Items listed in a dataset
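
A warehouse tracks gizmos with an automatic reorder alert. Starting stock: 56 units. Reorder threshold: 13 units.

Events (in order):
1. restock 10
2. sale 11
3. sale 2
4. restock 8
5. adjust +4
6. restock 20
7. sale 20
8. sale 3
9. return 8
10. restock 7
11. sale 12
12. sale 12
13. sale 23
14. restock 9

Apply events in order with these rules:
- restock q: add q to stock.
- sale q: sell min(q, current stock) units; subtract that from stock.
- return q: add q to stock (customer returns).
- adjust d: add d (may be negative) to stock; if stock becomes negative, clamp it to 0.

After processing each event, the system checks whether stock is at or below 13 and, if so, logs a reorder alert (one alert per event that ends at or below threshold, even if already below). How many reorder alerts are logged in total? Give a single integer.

Processing events:
Start: stock = 56
  Event 1 (restock 10): 56 + 10 = 66
  Event 2 (sale 11): sell min(11,66)=11. stock: 66 - 11 = 55. total_sold = 11
  Event 3 (sale 2): sell min(2,55)=2. stock: 55 - 2 = 53. total_sold = 13
  Event 4 (restock 8): 53 + 8 = 61
  Event 5 (adjust +4): 61 + 4 = 65
  Event 6 (restock 20): 65 + 20 = 85
  Event 7 (sale 20): sell min(20,85)=20. stock: 85 - 20 = 65. total_sold = 33
  Event 8 (sale 3): sell min(3,65)=3. stock: 65 - 3 = 62. total_sold = 36
  Event 9 (return 8): 62 + 8 = 70
  Event 10 (restock 7): 70 + 7 = 77
  Event 11 (sale 12): sell min(12,77)=12. stock: 77 - 12 = 65. total_sold = 48
  Event 12 (sale 12): sell min(12,65)=12. stock: 65 - 12 = 53. total_sold = 60
  Event 13 (sale 23): sell min(23,53)=23. stock: 53 - 23 = 30. total_sold = 83
  Event 14 (restock 9): 30 + 9 = 39
Final: stock = 39, total_sold = 83

Checking against threshold 13:
  After event 1: stock=66 > 13
  After event 2: stock=55 > 13
  After event 3: stock=53 > 13
  After event 4: stock=61 > 13
  After event 5: stock=65 > 13
  After event 6: stock=85 > 13
  After event 7: stock=65 > 13
  After event 8: stock=62 > 13
  After event 9: stock=70 > 13
  After event 10: stock=77 > 13
  After event 11: stock=65 > 13
  After event 12: stock=53 > 13
  After event 13: stock=30 > 13
  After event 14: stock=39 > 13
Alert events: []. Count = 0

Answer: 0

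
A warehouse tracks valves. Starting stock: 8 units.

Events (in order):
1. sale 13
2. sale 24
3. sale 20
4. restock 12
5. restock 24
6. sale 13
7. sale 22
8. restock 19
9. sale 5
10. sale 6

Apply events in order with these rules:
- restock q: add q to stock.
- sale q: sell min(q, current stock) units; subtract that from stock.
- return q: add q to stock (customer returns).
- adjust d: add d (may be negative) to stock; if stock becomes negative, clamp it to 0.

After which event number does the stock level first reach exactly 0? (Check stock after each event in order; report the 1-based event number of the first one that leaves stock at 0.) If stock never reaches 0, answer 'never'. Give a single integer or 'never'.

Answer: 1

Derivation:
Processing events:
Start: stock = 8
  Event 1 (sale 13): sell min(13,8)=8. stock: 8 - 8 = 0. total_sold = 8
  Event 2 (sale 24): sell min(24,0)=0. stock: 0 - 0 = 0. total_sold = 8
  Event 3 (sale 20): sell min(20,0)=0. stock: 0 - 0 = 0. total_sold = 8
  Event 4 (restock 12): 0 + 12 = 12
  Event 5 (restock 24): 12 + 24 = 36
  Event 6 (sale 13): sell min(13,36)=13. stock: 36 - 13 = 23. total_sold = 21
  Event 7 (sale 22): sell min(22,23)=22. stock: 23 - 22 = 1. total_sold = 43
  Event 8 (restock 19): 1 + 19 = 20
  Event 9 (sale 5): sell min(5,20)=5. stock: 20 - 5 = 15. total_sold = 48
  Event 10 (sale 6): sell min(6,15)=6. stock: 15 - 6 = 9. total_sold = 54
Final: stock = 9, total_sold = 54

First zero at event 1.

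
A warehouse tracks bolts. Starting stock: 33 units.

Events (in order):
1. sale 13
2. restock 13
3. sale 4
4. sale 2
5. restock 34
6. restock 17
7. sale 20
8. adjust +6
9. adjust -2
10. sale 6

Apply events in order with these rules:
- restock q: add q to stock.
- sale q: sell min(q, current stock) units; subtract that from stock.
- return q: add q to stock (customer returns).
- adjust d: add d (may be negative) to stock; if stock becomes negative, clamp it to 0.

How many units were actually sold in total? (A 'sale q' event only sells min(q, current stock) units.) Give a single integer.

Answer: 45

Derivation:
Processing events:
Start: stock = 33
  Event 1 (sale 13): sell min(13,33)=13. stock: 33 - 13 = 20. total_sold = 13
  Event 2 (restock 13): 20 + 13 = 33
  Event 3 (sale 4): sell min(4,33)=4. stock: 33 - 4 = 29. total_sold = 17
  Event 4 (sale 2): sell min(2,29)=2. stock: 29 - 2 = 27. total_sold = 19
  Event 5 (restock 34): 27 + 34 = 61
  Event 6 (restock 17): 61 + 17 = 78
  Event 7 (sale 20): sell min(20,78)=20. stock: 78 - 20 = 58. total_sold = 39
  Event 8 (adjust +6): 58 + 6 = 64
  Event 9 (adjust -2): 64 + -2 = 62
  Event 10 (sale 6): sell min(6,62)=6. stock: 62 - 6 = 56. total_sold = 45
Final: stock = 56, total_sold = 45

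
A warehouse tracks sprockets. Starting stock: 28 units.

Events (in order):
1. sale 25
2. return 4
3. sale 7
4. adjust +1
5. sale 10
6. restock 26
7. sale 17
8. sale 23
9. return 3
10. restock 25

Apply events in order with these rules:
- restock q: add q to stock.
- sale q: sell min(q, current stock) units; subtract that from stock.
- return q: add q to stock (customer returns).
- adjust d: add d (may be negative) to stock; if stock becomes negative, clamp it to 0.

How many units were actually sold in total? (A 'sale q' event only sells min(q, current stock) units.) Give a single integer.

Processing events:
Start: stock = 28
  Event 1 (sale 25): sell min(25,28)=25. stock: 28 - 25 = 3. total_sold = 25
  Event 2 (return 4): 3 + 4 = 7
  Event 3 (sale 7): sell min(7,7)=7. stock: 7 - 7 = 0. total_sold = 32
  Event 4 (adjust +1): 0 + 1 = 1
  Event 5 (sale 10): sell min(10,1)=1. stock: 1 - 1 = 0. total_sold = 33
  Event 6 (restock 26): 0 + 26 = 26
  Event 7 (sale 17): sell min(17,26)=17. stock: 26 - 17 = 9. total_sold = 50
  Event 8 (sale 23): sell min(23,9)=9. stock: 9 - 9 = 0. total_sold = 59
  Event 9 (return 3): 0 + 3 = 3
  Event 10 (restock 25): 3 + 25 = 28
Final: stock = 28, total_sold = 59

Answer: 59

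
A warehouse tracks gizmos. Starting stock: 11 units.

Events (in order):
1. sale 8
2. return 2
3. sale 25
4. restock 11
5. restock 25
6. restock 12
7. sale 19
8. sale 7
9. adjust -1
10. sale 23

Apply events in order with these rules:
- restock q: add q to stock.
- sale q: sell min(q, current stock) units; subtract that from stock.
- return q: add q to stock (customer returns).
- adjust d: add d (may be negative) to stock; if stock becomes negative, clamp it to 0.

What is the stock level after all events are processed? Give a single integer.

Answer: 0

Derivation:
Processing events:
Start: stock = 11
  Event 1 (sale 8): sell min(8,11)=8. stock: 11 - 8 = 3. total_sold = 8
  Event 2 (return 2): 3 + 2 = 5
  Event 3 (sale 25): sell min(25,5)=5. stock: 5 - 5 = 0. total_sold = 13
  Event 4 (restock 11): 0 + 11 = 11
  Event 5 (restock 25): 11 + 25 = 36
  Event 6 (restock 12): 36 + 12 = 48
  Event 7 (sale 19): sell min(19,48)=19. stock: 48 - 19 = 29. total_sold = 32
  Event 8 (sale 7): sell min(7,29)=7. stock: 29 - 7 = 22. total_sold = 39
  Event 9 (adjust -1): 22 + -1 = 21
  Event 10 (sale 23): sell min(23,21)=21. stock: 21 - 21 = 0. total_sold = 60
Final: stock = 0, total_sold = 60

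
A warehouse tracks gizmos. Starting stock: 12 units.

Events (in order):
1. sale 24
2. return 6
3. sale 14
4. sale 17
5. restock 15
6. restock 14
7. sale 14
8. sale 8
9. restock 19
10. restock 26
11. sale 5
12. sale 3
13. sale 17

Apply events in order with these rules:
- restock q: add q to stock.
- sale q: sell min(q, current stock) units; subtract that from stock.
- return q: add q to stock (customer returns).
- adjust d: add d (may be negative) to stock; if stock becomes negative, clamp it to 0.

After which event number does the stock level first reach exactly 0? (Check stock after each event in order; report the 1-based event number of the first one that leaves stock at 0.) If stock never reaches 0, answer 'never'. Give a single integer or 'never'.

Answer: 1

Derivation:
Processing events:
Start: stock = 12
  Event 1 (sale 24): sell min(24,12)=12. stock: 12 - 12 = 0. total_sold = 12
  Event 2 (return 6): 0 + 6 = 6
  Event 3 (sale 14): sell min(14,6)=6. stock: 6 - 6 = 0. total_sold = 18
  Event 4 (sale 17): sell min(17,0)=0. stock: 0 - 0 = 0. total_sold = 18
  Event 5 (restock 15): 0 + 15 = 15
  Event 6 (restock 14): 15 + 14 = 29
  Event 7 (sale 14): sell min(14,29)=14. stock: 29 - 14 = 15. total_sold = 32
  Event 8 (sale 8): sell min(8,15)=8. stock: 15 - 8 = 7. total_sold = 40
  Event 9 (restock 19): 7 + 19 = 26
  Event 10 (restock 26): 26 + 26 = 52
  Event 11 (sale 5): sell min(5,52)=5. stock: 52 - 5 = 47. total_sold = 45
  Event 12 (sale 3): sell min(3,47)=3. stock: 47 - 3 = 44. total_sold = 48
  Event 13 (sale 17): sell min(17,44)=17. stock: 44 - 17 = 27. total_sold = 65
Final: stock = 27, total_sold = 65

First zero at event 1.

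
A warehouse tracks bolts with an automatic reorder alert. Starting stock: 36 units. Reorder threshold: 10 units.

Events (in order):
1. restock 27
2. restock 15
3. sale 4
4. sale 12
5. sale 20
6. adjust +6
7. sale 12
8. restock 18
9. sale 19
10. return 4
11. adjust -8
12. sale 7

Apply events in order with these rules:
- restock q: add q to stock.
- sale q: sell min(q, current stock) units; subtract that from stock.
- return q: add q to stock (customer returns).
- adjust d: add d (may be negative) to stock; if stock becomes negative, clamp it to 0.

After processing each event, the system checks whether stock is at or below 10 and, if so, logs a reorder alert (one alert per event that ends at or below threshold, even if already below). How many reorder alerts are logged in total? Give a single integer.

Processing events:
Start: stock = 36
  Event 1 (restock 27): 36 + 27 = 63
  Event 2 (restock 15): 63 + 15 = 78
  Event 3 (sale 4): sell min(4,78)=4. stock: 78 - 4 = 74. total_sold = 4
  Event 4 (sale 12): sell min(12,74)=12. stock: 74 - 12 = 62. total_sold = 16
  Event 5 (sale 20): sell min(20,62)=20. stock: 62 - 20 = 42. total_sold = 36
  Event 6 (adjust +6): 42 + 6 = 48
  Event 7 (sale 12): sell min(12,48)=12. stock: 48 - 12 = 36. total_sold = 48
  Event 8 (restock 18): 36 + 18 = 54
  Event 9 (sale 19): sell min(19,54)=19. stock: 54 - 19 = 35. total_sold = 67
  Event 10 (return 4): 35 + 4 = 39
  Event 11 (adjust -8): 39 + -8 = 31
  Event 12 (sale 7): sell min(7,31)=7. stock: 31 - 7 = 24. total_sold = 74
Final: stock = 24, total_sold = 74

Checking against threshold 10:
  After event 1: stock=63 > 10
  After event 2: stock=78 > 10
  After event 3: stock=74 > 10
  After event 4: stock=62 > 10
  After event 5: stock=42 > 10
  After event 6: stock=48 > 10
  After event 7: stock=36 > 10
  After event 8: stock=54 > 10
  After event 9: stock=35 > 10
  After event 10: stock=39 > 10
  After event 11: stock=31 > 10
  After event 12: stock=24 > 10
Alert events: []. Count = 0

Answer: 0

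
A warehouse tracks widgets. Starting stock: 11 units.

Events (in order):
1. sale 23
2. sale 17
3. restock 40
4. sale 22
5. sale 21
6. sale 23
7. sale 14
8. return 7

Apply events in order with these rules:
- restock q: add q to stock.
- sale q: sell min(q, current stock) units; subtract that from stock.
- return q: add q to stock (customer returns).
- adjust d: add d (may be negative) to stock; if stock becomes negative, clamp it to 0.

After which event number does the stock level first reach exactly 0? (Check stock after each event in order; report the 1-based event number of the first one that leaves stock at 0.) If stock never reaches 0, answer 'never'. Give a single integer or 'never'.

Processing events:
Start: stock = 11
  Event 1 (sale 23): sell min(23,11)=11. stock: 11 - 11 = 0. total_sold = 11
  Event 2 (sale 17): sell min(17,0)=0. stock: 0 - 0 = 0. total_sold = 11
  Event 3 (restock 40): 0 + 40 = 40
  Event 4 (sale 22): sell min(22,40)=22. stock: 40 - 22 = 18. total_sold = 33
  Event 5 (sale 21): sell min(21,18)=18. stock: 18 - 18 = 0. total_sold = 51
  Event 6 (sale 23): sell min(23,0)=0. stock: 0 - 0 = 0. total_sold = 51
  Event 7 (sale 14): sell min(14,0)=0. stock: 0 - 0 = 0. total_sold = 51
  Event 8 (return 7): 0 + 7 = 7
Final: stock = 7, total_sold = 51

First zero at event 1.

Answer: 1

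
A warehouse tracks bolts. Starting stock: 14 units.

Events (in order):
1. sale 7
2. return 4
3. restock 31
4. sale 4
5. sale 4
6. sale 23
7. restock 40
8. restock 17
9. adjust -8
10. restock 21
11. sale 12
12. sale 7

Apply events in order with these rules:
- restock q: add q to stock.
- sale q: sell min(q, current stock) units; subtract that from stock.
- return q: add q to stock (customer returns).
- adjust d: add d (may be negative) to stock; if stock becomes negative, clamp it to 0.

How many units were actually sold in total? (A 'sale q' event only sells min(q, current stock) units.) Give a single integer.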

**ASSIGNED TASK**
All lines with the word "bolts" must be located in the data and copied.

**EXERCISE ANSWER**
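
A warehouse tracks bolts. Starting stock: 33 units.
A warehouse tracks bolts with an automatic reorder alert. Starting stock: 36 units. Reorder threshold: 10 units.
A warehouse tracks bolts. Starting stock: 14 units.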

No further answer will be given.